Your instructions | Look through the listing below, and wherever a line has the string "CAUS", pull it out.
Stored data Start Marker
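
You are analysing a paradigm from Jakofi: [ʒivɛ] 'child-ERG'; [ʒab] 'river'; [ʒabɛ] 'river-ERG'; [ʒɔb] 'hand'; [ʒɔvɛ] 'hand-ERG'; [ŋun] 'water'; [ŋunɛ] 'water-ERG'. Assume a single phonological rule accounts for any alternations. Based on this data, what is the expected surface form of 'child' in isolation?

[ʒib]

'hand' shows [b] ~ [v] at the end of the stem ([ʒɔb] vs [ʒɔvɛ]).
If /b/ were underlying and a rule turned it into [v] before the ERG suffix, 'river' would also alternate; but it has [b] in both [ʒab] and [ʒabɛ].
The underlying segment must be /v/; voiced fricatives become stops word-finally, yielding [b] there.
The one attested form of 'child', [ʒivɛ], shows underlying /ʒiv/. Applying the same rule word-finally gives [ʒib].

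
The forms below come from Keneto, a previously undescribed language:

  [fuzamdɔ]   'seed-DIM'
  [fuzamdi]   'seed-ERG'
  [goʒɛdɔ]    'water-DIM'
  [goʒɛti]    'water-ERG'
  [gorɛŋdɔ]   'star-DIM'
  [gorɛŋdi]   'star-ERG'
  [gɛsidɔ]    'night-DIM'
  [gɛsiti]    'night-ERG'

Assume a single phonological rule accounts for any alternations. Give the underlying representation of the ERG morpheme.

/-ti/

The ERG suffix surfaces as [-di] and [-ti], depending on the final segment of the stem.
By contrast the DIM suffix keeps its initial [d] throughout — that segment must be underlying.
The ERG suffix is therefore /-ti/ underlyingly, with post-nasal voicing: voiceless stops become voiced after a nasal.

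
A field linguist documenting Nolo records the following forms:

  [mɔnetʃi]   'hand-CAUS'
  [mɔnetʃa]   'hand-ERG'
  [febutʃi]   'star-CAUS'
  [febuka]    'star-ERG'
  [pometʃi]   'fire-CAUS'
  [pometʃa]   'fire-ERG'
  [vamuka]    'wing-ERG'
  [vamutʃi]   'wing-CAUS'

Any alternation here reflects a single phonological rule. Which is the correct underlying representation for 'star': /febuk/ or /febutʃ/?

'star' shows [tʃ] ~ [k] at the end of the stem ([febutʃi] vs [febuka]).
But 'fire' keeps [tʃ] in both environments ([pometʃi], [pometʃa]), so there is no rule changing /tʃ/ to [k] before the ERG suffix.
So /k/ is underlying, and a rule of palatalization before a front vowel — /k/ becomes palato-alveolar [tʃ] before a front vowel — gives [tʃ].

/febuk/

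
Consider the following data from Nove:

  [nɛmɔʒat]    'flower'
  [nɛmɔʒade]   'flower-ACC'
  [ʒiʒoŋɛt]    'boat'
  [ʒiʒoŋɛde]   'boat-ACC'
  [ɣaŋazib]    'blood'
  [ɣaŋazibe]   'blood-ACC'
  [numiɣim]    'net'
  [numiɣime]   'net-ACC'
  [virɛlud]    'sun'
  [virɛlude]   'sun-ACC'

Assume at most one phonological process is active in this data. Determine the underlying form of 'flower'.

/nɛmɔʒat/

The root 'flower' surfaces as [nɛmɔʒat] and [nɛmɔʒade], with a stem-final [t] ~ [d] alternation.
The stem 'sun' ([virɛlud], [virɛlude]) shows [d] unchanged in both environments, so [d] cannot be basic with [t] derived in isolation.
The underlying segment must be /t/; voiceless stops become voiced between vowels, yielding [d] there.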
Stored data End Marker
Stored data Start Marker
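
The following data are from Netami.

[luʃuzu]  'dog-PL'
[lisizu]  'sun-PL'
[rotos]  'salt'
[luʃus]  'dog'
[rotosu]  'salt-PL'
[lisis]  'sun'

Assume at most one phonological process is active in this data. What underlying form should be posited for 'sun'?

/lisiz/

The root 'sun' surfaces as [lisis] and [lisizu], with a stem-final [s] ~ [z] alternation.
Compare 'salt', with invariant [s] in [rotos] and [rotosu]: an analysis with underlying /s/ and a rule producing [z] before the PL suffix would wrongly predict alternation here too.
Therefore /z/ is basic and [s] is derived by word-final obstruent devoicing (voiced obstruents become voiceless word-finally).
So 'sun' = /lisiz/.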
Stored data End Marker
Answer to the problem |
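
  [mɔnetʃi]   'hand-CAUS'
  [febutʃi]   'star-CAUS'
  [pometʃi]   'fire-CAUS'
  [vamutʃi]   'wing-CAUS'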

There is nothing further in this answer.